Exercise prompt →
Your output should be every line below, copied exactly.

Records provided →
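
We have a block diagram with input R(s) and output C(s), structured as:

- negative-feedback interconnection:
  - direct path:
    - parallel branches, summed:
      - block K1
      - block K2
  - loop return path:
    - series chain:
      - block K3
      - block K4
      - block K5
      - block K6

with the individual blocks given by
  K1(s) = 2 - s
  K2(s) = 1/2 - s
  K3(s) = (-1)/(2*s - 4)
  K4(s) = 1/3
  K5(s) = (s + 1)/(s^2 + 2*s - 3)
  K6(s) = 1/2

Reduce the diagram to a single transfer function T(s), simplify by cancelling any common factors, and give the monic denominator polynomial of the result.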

Response area →
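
We have a block diagram with input R(s) and output C(s), structured as:

- negative-feedback interconnection:
  - direct path:
    - parallel branches, summed:
      - block K1
      - block K2
  - loop return path:
    - series chain:
      - block K3
      - block K4
      - block K5
      - block K6

with the individual blocks given by
  K1(s) = 2 - s
  K2(s) = 1/2 - s
  K3(s) = (-1)/(2*s - 4)
  K4(s) = 1/3
  K5(s) = (s + 1)/(s^2 + 2*s - 3)
  K6(s) = 1/2

Reduce the diagram to a single transfer function T(s), simplify by cancelling any common factors, and give the monic denominator polynomial of the result.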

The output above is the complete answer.